● **Problem requirements**: All of the lines below should be output exactly as shown.

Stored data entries
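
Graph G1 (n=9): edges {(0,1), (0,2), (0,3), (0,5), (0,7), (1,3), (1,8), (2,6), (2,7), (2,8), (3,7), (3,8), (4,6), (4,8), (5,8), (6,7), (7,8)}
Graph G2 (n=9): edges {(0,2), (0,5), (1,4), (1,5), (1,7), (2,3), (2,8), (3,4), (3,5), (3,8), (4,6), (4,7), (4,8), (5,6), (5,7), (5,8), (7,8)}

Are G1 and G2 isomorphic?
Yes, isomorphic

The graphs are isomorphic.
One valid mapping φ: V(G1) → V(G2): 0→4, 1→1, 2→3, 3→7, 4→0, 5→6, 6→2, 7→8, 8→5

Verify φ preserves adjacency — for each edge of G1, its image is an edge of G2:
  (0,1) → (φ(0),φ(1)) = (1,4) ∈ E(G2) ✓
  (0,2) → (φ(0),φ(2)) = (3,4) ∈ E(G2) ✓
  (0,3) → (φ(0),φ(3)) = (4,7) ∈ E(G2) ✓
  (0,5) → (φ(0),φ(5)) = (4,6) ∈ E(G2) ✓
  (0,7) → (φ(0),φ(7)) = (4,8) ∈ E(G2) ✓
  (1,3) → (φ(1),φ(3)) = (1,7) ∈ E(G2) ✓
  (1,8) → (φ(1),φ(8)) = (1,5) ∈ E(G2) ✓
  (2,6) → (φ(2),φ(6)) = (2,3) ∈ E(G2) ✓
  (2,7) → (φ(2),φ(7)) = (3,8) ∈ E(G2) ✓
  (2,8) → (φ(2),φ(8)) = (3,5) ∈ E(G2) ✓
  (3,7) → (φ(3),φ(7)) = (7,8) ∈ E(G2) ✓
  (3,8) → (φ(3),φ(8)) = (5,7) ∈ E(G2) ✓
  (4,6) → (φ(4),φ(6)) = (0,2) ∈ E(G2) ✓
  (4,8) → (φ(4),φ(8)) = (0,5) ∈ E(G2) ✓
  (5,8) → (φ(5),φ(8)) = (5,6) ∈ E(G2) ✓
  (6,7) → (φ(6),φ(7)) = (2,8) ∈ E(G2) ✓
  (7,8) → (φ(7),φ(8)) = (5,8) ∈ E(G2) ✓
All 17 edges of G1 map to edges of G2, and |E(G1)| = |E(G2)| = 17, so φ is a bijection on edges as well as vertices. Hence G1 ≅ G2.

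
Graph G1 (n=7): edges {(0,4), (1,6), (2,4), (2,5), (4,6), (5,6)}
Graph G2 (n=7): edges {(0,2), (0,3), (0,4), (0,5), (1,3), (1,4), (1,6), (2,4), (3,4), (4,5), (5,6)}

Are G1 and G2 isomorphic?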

● **Task output**:
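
Graph G1 (n=9): edges {(0,1), (0,2), (0,3), (0,5), (0,7), (1,3), (1,8), (2,6), (2,7), (2,8), (3,7), (3,8), (4,6), (4,8), (5,8), (6,7), (7,8)}
Graph G2 (n=9): edges {(0,2), (0,5), (1,4), (1,5), (1,7), (2,3), (2,8), (3,4), (3,5), (3,8), (4,6), (4,7), (4,8), (5,6), (5,7), (5,8), (7,8)}

Are G1 and G2 isomorphic?
Yes, isomorphic

The graphs are isomorphic.
One valid mapping φ: V(G1) → V(G2): 0→4, 1→1, 2→3, 3→7, 4→0, 5→6, 6→2, 7→8, 8→5

Verify φ preserves adjacency — for each edge of G1, its image is an edge of G2:
  (0,1) → (φ(0),φ(1)) = (1,4) ∈ E(G2) ✓
  (0,2) → (φ(0),φ(2)) = (3,4) ∈ E(G2) ✓
  (0,3) → (φ(0),φ(3)) = (4,7) ∈ E(G2) ✓
  (0,5) → (φ(0),φ(5)) = (4,6) ∈ E(G2) ✓
  (0,7) → (φ(0),φ(7)) = (4,8) ∈ E(G2) ✓
  (1,3) → (φ(1),φ(3)) = (1,7) ∈ E(G2) ✓
  (1,8) → (φ(1),φ(8)) = (1,5) ∈ E(G2) ✓
  (2,6) → (φ(2),φ(6)) = (2,3) ∈ E(G2) ✓
  (2,7) → (φ(2),φ(7)) = (3,8) ∈ E(G2) ✓
  (2,8) → (φ(2),φ(8)) = (3,5) ∈ E(G2) ✓
  (3,7) → (φ(3),φ(7)) = (7,8) ∈ E(G2) ✓
  (3,8) → (φ(3),φ(8)) = (5,7) ∈ E(G2) ✓
  (4,6) → (φ(4),φ(6)) = (0,2) ∈ E(G2) ✓
  (4,8) → (φ(4),φ(8)) = (0,5) ∈ E(G2) ✓
  (5,8) → (φ(5),φ(8)) = (5,6) ∈ E(G2) ✓
  (6,7) → (φ(6),φ(7)) = (2,8) ∈ E(G2) ✓
  (7,8) → (φ(7),φ(8)) = (5,8) ∈ E(G2) ✓
All 17 edges of G1 map to edges of G2, and |E(G1)| = |E(G2)| = 17, so φ is a bijection on edges as well as vertices. Hence G1 ≅ G2.

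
Graph G1 (n=7): edges {(0,4), (1,6), (2,4), (2,5), (4,6), (5,6)}
Graph G2 (n=7): edges {(0,2), (0,3), (0,4), (0,5), (1,3), (1,4), (1,6), (2,4), (3,4), (4,5), (5,6)}

Are G1 and G2 isomorphic?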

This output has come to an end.